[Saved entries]
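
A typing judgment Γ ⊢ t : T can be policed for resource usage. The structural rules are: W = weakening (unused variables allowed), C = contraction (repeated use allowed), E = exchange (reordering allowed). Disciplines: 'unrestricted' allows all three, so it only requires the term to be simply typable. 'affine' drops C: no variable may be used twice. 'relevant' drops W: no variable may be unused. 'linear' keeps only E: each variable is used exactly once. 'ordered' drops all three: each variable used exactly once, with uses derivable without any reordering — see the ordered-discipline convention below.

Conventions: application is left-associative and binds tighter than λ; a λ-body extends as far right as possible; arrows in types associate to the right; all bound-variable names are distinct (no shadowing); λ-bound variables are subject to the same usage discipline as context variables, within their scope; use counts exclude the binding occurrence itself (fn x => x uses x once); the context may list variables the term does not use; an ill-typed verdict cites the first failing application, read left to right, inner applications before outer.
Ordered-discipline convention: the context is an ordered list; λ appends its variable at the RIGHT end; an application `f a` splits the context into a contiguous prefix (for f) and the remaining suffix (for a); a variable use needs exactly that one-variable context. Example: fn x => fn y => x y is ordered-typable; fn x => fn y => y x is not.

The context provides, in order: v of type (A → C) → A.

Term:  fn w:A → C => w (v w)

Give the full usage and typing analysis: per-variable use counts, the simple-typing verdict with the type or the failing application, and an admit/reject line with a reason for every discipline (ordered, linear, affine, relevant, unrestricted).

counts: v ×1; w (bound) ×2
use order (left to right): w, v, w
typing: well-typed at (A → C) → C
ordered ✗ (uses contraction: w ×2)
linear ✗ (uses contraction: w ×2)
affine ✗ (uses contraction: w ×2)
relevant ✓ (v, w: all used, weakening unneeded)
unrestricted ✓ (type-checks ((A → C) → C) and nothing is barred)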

* * *

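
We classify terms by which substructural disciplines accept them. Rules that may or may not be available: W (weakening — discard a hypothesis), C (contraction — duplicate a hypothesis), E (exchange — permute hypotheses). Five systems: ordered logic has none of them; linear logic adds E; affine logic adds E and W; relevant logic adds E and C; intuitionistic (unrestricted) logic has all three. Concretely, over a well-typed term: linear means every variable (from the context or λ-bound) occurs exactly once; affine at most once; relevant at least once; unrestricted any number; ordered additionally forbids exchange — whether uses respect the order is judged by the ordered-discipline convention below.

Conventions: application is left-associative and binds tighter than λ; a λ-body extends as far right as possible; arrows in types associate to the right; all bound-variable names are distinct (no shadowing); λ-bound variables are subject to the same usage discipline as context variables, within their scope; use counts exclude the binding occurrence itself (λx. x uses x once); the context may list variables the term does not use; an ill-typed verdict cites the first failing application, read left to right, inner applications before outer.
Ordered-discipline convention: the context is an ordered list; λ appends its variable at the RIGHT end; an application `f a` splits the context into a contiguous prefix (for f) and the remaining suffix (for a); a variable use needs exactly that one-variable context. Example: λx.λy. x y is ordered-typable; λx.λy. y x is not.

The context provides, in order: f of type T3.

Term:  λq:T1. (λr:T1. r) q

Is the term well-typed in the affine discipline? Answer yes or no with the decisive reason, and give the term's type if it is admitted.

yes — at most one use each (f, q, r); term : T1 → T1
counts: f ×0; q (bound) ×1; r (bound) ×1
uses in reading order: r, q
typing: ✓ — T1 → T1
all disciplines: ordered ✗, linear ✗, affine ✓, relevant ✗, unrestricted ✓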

▶ [Aim of the task]
Print, from the entries above, the line with "A typing judgment", the line with "occurrence itself (fn" and all lines between them, exactly and with nothing else.

▶ [Reply to the exercise]
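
A typing judgment Γ ⊢ t : T can be policed for resource usage. The structural rules are: W = weakening (unused variables allowed), C = contraction (repeated use allowed), E = exchange (reordering allowed). Disciplines: 'unrestricted' allows all three, so it only requires the term to be simply typable. 'affine' drops C: no variable may be used twice. 'relevant' drops W: no variable may be unused. 'linear' keeps only E: each variable is used exactly once. 'ordered' drops all three: each variable used exactly once, with uses derivable without any reordering — see the ordered-discipline convention below.

Conventions: application is left-associative and binds tighter than λ; a λ-body extends as far right as possible; arrows in types associate to the right; all bound-variable names are distinct (no shadowing); λ-bound variables are subject to the same usage discipline as context variables, within their scope; use counts exclude the binding occurrence itself (fn x => x uses x once); the context may list variables the term does not use; an ill-typed verdict cites the first failing application, read left to right, inner applications before outer.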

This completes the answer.